*** TASK INPUTS Section Begins ***
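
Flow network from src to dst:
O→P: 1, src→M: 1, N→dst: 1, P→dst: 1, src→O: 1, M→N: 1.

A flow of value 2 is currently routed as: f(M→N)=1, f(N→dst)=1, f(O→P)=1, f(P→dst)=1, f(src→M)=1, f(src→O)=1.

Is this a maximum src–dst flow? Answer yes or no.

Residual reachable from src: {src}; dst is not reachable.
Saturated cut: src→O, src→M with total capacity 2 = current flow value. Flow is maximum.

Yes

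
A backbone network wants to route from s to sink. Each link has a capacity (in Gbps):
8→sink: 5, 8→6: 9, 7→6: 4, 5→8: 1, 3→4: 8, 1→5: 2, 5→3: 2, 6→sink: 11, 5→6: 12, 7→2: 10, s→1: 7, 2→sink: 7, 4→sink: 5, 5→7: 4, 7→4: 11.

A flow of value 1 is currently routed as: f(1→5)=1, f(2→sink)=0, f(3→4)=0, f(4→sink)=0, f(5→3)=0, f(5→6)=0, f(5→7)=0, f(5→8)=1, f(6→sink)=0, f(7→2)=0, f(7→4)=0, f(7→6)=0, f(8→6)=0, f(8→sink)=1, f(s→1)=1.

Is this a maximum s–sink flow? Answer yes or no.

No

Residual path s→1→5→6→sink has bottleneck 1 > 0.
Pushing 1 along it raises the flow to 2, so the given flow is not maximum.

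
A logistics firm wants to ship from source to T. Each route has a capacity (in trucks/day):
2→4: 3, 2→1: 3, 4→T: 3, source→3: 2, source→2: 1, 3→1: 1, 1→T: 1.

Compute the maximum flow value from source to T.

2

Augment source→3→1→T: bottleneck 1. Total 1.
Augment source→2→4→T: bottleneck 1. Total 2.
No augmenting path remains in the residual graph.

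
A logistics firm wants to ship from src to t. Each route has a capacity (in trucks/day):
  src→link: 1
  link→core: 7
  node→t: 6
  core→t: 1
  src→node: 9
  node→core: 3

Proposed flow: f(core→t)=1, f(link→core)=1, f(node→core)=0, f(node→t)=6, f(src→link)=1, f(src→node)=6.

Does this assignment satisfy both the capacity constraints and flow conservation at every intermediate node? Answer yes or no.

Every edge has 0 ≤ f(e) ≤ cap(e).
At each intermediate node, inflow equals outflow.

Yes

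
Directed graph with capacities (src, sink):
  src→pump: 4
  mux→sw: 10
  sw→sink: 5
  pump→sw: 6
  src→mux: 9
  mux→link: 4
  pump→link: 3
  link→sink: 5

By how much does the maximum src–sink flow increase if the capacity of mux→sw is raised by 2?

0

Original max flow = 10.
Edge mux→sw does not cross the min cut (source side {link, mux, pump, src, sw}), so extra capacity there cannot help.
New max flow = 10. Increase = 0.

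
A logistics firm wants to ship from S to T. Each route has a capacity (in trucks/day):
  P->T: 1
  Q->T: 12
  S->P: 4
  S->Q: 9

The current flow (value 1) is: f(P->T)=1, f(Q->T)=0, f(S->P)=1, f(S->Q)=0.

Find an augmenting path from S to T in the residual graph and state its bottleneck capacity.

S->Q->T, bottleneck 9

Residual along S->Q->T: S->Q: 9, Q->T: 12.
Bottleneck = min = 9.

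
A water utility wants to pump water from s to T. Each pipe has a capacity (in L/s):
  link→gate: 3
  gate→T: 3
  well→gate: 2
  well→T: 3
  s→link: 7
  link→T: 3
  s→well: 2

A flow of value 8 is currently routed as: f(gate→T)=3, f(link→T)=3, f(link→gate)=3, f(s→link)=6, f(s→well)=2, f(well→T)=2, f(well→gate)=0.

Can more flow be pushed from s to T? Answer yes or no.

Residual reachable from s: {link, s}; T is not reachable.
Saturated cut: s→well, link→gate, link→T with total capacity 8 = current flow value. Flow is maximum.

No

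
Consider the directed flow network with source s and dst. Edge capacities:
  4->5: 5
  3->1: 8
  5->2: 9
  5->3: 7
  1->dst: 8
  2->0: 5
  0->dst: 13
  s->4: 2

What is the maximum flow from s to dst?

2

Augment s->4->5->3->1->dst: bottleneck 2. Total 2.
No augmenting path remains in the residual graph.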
*** TASK INPUTS Section Ends ***
## EXERCISE PROMPT
Starting at the line that contains "By how much", write out every line to the end of the entries, exactly as given.

## EXPECTED OUTPUT
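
By how much does the maximum src–sink flow increase if the capacity of mux→sw is raised by 2?

0

Original max flow = 10.
Edge mux→sw does not cross the min cut (source side {link, mux, pump, src, sw}), so extra capacity there cannot help.
New max flow = 10. Increase = 0.

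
A logistics firm wants to ship from S to T. Each route has a capacity (in trucks/day):
  P->T: 1
  Q->T: 12
  S->P: 4
  S->Q: 9

The current flow (value 1) is: f(P->T)=1, f(Q->T)=0, f(S->P)=1, f(S->Q)=0.

Find an augmenting path from S to T in the residual graph and state its bottleneck capacity.

S->Q->T, bottleneck 9

Residual along S->Q->T: S->Q: 9, Q->T: 12.
Bottleneck = min = 9.

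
A water utility wants to pump water from s to T. Each pipe has a capacity (in L/s):
  link→gate: 3
  gate→T: 3
  well→gate: 2
  well→T: 3
  s→link: 7
  link→T: 3
  s→well: 2

A flow of value 8 is currently routed as: f(gate→T)=3, f(link→T)=3, f(link→gate)=3, f(s→link)=6, f(s→well)=2, f(well→T)=2, f(well→gate)=0.

Can more flow be pushed from s to T? Answer yes or no.

Residual reachable from s: {link, s}; T is not reachable.
Saturated cut: s→well, link→gate, link→T with total capacity 8 = current flow value. Flow is maximum.

No

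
Consider the directed flow network with source s and dst. Edge capacities:
  4->5: 5
  3->1: 8
  5->2: 9
  5->3: 7
  1->dst: 8
  2->0: 5
  0->dst: 13
  s->4: 2

What is the maximum flow from s to dst?

2

Augment s->4->5->3->1->dst: bottleneck 2. Total 2.
No augmenting path remains in the residual graph.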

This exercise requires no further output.